*** Dataset records ***

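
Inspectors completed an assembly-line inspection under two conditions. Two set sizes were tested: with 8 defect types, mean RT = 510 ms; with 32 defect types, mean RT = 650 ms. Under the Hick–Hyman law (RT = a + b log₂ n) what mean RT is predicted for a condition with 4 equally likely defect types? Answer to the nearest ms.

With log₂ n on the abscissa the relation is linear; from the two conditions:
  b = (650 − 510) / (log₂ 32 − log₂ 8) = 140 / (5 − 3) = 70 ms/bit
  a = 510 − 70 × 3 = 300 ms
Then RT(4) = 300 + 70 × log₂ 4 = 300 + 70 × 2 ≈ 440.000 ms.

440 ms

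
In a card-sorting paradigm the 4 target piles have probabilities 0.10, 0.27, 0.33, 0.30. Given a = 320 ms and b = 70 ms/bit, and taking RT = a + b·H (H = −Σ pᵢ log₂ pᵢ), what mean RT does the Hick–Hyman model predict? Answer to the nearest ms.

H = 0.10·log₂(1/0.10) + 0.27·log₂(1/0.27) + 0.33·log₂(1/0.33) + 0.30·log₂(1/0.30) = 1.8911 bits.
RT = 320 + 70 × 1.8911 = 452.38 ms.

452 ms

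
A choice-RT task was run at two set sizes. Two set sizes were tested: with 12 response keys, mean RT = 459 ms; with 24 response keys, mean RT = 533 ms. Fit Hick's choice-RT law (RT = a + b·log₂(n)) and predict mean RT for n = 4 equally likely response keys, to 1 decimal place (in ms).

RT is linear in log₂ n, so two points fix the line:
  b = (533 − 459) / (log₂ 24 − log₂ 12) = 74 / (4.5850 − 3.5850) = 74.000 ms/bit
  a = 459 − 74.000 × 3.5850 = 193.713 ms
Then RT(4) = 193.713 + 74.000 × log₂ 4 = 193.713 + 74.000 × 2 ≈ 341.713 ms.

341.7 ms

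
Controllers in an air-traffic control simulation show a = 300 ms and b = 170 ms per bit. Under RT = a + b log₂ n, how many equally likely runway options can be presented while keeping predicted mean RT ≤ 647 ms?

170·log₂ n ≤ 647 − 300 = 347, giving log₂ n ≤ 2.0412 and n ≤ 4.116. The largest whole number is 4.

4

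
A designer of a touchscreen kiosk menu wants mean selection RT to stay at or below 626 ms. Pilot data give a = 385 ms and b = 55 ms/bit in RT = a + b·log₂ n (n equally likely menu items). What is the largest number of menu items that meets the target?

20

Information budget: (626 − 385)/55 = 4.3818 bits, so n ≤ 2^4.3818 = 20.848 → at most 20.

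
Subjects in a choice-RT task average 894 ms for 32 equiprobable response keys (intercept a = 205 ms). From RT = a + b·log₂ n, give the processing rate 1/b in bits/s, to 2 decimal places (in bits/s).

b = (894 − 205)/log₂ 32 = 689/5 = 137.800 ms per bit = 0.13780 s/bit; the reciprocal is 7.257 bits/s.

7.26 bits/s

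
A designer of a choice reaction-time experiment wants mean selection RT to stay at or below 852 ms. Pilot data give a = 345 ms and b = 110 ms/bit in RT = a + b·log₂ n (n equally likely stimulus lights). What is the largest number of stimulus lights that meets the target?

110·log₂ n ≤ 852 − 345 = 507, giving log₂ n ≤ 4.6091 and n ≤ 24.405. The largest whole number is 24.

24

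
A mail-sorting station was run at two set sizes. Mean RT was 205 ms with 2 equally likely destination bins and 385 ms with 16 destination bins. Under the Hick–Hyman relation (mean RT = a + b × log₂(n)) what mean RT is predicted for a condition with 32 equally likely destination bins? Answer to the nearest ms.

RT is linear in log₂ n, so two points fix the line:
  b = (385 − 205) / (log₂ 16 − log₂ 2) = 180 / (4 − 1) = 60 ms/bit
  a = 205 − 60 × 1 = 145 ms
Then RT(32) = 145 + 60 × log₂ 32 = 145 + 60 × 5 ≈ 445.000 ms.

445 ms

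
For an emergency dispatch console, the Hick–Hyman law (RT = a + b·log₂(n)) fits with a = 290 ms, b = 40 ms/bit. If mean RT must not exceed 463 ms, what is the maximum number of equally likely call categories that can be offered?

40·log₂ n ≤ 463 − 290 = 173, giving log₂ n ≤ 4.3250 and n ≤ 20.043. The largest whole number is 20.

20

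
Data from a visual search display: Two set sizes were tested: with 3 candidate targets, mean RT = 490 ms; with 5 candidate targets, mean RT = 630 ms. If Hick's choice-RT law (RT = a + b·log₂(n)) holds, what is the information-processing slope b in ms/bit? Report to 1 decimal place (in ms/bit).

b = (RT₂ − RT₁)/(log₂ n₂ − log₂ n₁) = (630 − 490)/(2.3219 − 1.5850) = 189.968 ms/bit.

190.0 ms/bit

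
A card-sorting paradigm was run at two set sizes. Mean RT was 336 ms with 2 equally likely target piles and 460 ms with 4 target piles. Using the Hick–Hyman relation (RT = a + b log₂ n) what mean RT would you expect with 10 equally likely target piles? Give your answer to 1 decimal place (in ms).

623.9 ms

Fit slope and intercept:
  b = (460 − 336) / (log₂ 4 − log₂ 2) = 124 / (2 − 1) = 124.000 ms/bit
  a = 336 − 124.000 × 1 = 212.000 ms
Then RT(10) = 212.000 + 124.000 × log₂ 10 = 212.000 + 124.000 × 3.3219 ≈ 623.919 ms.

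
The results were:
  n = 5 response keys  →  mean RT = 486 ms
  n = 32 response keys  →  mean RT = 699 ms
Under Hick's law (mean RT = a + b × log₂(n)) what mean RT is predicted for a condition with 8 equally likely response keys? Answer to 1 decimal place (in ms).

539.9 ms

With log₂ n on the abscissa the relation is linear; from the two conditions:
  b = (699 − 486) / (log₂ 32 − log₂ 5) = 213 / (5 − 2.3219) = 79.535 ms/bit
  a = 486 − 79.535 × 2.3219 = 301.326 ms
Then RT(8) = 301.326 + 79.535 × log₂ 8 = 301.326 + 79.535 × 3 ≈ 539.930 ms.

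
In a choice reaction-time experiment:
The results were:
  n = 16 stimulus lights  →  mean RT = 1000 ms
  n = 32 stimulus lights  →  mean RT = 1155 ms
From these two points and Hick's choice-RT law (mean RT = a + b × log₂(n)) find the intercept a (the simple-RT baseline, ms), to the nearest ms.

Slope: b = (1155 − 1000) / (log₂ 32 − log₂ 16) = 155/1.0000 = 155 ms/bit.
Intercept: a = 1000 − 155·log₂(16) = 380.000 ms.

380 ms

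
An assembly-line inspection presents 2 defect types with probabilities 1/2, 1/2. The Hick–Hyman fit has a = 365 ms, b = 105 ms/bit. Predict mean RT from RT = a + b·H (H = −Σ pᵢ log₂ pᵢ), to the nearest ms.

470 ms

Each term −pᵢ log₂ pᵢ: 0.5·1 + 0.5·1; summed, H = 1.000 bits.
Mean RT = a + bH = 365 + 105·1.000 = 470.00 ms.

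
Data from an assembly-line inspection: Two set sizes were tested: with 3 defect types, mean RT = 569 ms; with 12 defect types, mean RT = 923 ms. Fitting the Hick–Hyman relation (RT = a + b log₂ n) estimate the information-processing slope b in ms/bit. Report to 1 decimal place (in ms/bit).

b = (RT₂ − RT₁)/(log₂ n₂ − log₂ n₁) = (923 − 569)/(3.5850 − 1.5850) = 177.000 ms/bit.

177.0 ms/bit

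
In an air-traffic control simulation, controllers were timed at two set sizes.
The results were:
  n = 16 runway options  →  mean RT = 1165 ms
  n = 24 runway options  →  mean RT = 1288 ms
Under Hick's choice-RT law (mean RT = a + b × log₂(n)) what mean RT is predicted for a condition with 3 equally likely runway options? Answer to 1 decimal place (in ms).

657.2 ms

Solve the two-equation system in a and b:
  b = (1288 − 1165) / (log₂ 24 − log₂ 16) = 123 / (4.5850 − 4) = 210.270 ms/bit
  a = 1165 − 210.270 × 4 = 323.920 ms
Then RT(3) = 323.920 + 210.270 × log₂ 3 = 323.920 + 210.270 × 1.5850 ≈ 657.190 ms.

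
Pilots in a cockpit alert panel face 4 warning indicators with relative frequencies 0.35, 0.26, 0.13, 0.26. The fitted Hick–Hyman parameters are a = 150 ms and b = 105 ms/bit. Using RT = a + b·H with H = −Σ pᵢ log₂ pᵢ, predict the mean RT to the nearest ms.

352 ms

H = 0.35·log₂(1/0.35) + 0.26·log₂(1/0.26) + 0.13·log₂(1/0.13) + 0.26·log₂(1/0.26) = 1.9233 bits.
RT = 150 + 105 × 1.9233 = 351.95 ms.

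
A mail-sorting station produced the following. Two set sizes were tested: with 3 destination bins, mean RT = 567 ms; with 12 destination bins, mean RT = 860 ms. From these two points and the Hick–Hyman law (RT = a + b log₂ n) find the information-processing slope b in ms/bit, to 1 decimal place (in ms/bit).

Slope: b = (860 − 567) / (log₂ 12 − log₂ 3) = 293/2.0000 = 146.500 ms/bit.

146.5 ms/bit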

***

• [Exercise details]
Exactly the lines from the line holding "In an air-traffic control simulation, controllers" through the close of the listing above make up the answer; include nothing else.

• [Result for this exercise]
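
In an air-traffic control simulation, controllers were timed at two set sizes.
The results were:
  n = 16 runway options  →  mean RT = 1165 ms
  n = 24 runway options  →  mean RT = 1288 ms
Under Hick's choice-RT law (mean RT = a + b × log₂(n)) what mean RT is predicted for a condition with 3 equally likely runway options? Answer to 1 decimal place (in ms).

657.2 ms

Solve the two-equation system in a and b:
  b = (1288 − 1165) / (log₂ 24 − log₂ 16) = 123 / (4.5850 − 4) = 210.270 ms/bit
  a = 1165 − 210.270 × 4 = 323.920 ms
Then RT(3) = 323.920 + 210.270 × log₂ 3 = 323.920 + 210.270 × 1.5850 ≈ 657.190 ms.

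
Pilots in a cockpit alert panel face 4 warning indicators with relative frequencies 0.35, 0.26, 0.13, 0.26. The fitted Hick–Hyman parameters are a = 150 ms and b = 105 ms/bit. Using RT = a + b·H with H = −Σ pᵢ log₂ pᵢ, predict the mean RT to the nearest ms.

352 ms

H = 0.35·log₂(1/0.35) + 0.26·log₂(1/0.26) + 0.13·log₂(1/0.13) + 0.26·log₂(1/0.26) = 1.9233 bits.
RT = 150 + 105 × 1.9233 = 351.95 ms.

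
A mail-sorting station produced the following. Two set sizes were tested: with 3 destination bins, mean RT = 567 ms; with 12 destination bins, mean RT = 860 ms. From these two points and the Hick–Hyman law (RT = a + b log₂ n) find the information-processing slope b in ms/bit, to 1 decimal place (in ms/bit).

Slope: b = (860 − 567) / (log₂ 12 − log₂ 3) = 293/2.0000 = 146.500 ms/bit.

146.5 ms/bit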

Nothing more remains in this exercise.